From the entries below, return only the lines starting at the one that contains "At the start" and ending at the one that contains "In Foxholm County, personal", exactly as they stand.

AVAILABLE DATA Start Marker

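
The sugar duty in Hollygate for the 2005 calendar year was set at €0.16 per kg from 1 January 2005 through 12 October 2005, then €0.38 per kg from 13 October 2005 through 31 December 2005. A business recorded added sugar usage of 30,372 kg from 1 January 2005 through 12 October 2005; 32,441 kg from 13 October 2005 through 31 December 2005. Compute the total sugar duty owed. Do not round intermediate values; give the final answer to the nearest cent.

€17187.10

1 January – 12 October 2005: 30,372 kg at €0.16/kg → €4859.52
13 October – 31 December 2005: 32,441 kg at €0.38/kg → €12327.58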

AVAILABLE DATA End Marker
AVAILABLE DATA Start Marker

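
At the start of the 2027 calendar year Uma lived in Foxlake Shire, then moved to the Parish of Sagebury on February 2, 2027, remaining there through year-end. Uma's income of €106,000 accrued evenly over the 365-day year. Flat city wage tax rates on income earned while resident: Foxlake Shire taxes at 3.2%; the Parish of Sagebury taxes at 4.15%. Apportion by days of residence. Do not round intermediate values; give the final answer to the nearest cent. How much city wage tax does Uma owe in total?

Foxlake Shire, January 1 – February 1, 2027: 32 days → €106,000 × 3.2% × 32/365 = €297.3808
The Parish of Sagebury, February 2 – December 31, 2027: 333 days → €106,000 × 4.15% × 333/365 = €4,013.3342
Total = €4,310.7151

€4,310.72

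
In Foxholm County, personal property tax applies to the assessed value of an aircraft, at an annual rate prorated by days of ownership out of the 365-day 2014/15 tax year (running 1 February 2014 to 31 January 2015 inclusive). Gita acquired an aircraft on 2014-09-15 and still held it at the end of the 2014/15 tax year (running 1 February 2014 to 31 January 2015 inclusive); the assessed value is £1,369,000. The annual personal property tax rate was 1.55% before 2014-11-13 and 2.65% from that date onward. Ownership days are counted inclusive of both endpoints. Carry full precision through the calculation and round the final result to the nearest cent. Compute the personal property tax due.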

AVAILABLE DATA End Marker

EXERCISE SOLUTION »
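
At the start of the 2027 calendar year Uma lived in Foxlake Shire, then moved to the Parish of Sagebury on February 2, 2027, remaining there through year-end. Uma's income of €106,000 accrued evenly over the 365-day year. Flat city wage tax rates on income earned while resident: Foxlake Shire taxes at 3.2%; the Parish of Sagebury taxes at 4.15%. Apportion by days of residence. Do not round intermediate values; give the final answer to the nearest cent. How much city wage tax does Uma owe in total?

Foxlake Shire, January 1 – February 1, 2027: 32 days → €106,000 × 3.2% × 32/365 = €297.3808
The Parish of Sagebury, February 2 – December 31, 2027: 333 days → €106,000 × 4.15% × 333/365 = €4,013.3342
Total = €4,310.7151

€4,310.72

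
In Foxholm County, personal property tax applies to the assessed value of an aircraft, at an annual rate prorated by days of ownership out of the 365-day 2014/15 tax year (running 1 February 2014 to 31 January 2015 inclusive). Gita acquired an aircraft on 2014-09-15 and still held it at the end of the 2014/15 tax year (running 1 February 2014 to 31 January 2015 inclusive); the assessed value is £1,369,000. The annual personal property tax rate was 1.55% before 2014-11-13 and 2.65% from that date onward. Ownership days are counted inclusive of both endpoints. Carry full precision through the calculation and round the final result to the nearest cent. Compute the personal property tax due.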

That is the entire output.